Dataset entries
*****
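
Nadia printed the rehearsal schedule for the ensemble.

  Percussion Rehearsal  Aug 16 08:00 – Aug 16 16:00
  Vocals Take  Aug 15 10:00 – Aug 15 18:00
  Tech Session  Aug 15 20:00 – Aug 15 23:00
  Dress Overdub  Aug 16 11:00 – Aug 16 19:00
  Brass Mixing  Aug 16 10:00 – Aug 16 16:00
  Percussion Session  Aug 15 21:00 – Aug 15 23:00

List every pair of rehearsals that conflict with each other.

Brass Mixing & Dress Overdub, Brass Mixing & Percussion Rehearsal, Dress Overdub & Percussion Rehearsal, Percussion Session & Tech Session

Sorted by start: Vocals Take, Tech Session, Percussion Session, Percussion Rehearsal, Brass Mixing, Dress Overdub.
Tech Session starts after Vocals Take ends, so Vocals Take has no further overlaps.
Percussion Session starts before Tech Session ends → Tech Session and Percussion Session overlap.
Percussion Rehearsal starts after Tech Session ends, so Tech Session has no further overlaps.
Percussion Rehearsal starts after Percussion Session ends, so Percussion Session has no further overlaps.
Brass Mixing starts before Percussion Rehearsal ends → Percussion Rehearsal and Brass Mixing overlap.
Dress Overdub starts before Percussion Rehearsal ends → Percussion Rehearsal and Dress Overdub overlap.
Dress Overdub starts before Brass Mixing ends → Brass Mixing and Dress Overdub overlap.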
*****
Please give an exact copy of the entries above, from the line with "Aug 15 18:00" down to the line with "21:00 – Aug 15 23:00", inclusive, and nothing else.

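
  Vocals Take  Aug 15 10:00 – Aug 15 18:00
  Tech Session  Aug 15 20:00 – Aug 15 23:00
  Dress Overdub  Aug 16 11:00 – Aug 16 19:00
  Brass Mixing  Aug 16 10:00 – Aug 16 16:00
  Percussion Session  Aug 15 21:00 – Aug 15 23:00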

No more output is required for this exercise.